§ **WHAT YOU SHOULD DO**:
Could you copy the lines below exactly, leaving none out?

(Collected data)

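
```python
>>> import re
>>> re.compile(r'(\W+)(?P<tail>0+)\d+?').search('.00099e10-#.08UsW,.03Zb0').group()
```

Pattern: one or more of a non-word character (captured); then one or more of a literal '0' (captured as 'tail'); then one or more of a digit (lazy).
A non-greedy quantifier consumes as few characters as it can — just enough that the remainder of the pattern still matches from where it stops; whatever follows it matches normally.
Unlike `match`, `search` isn't anchored — it looks for the pattern anywhere in the string.
The match spans [0:5] → '.0009'.
Captured: group 1 = '.', group 2 = '000'.

'.0009'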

§ **ANSWER BOX**:
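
```python
>>> import re
>>> re.compile(r'(\W+)(?P<tail>0+)\d+?').search('.00099e10-#.08UsW,.03Zb0').group()
```

Pattern: one or more of a non-word character (captured); then one or more of a literal '0' (captured as 'tail'); then one or more of a digit (lazy).
A non-greedy quantifier consumes as few characters as it can — just enough that the remainder of the pattern still matches from where it stops; whatever follows it matches normally.
Unlike `match`, `search` isn't anchored — it looks for the pattern anywhere in the string.
The match spans [0:5] → '.0009'.
Captured: group 1 = '.', group 2 = '000'.

'.0009'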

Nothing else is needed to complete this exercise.